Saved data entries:
----
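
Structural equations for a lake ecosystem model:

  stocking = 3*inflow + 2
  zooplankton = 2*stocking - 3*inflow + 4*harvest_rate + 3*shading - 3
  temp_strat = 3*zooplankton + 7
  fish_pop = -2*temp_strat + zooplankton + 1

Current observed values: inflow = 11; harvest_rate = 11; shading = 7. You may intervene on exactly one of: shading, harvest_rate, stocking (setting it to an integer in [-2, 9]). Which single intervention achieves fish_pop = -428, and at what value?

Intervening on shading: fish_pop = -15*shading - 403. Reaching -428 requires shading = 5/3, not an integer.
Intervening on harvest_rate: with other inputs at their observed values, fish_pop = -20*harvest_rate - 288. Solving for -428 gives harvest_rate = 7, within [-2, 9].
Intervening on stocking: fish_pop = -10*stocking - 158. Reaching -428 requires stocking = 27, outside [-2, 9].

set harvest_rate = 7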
----
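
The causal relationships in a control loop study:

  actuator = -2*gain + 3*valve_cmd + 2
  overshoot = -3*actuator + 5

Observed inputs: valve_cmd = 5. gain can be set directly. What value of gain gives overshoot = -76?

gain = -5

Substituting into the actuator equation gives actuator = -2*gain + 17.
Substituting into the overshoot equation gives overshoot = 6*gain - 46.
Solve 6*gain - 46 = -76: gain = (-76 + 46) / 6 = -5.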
----
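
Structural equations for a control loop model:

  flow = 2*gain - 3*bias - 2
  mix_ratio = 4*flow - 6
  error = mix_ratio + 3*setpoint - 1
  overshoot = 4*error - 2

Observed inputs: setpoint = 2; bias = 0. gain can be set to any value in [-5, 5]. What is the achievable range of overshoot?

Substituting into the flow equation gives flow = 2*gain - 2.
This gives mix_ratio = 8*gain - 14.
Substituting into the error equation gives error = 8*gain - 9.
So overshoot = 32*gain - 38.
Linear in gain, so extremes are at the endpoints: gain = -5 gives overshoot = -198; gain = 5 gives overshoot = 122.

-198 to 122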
----
Task description:
What you return should be exactly the lines above, starting at the one with "actuator = -2*gain + 3*valve_cmd + 2" and ending at the one with "overshoot = -3*actuator + 5", and nothing else.

Exercise response:
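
  actuator = -2*gain + 3*valve_cmd + 2
  overshoot = -3*actuator + 5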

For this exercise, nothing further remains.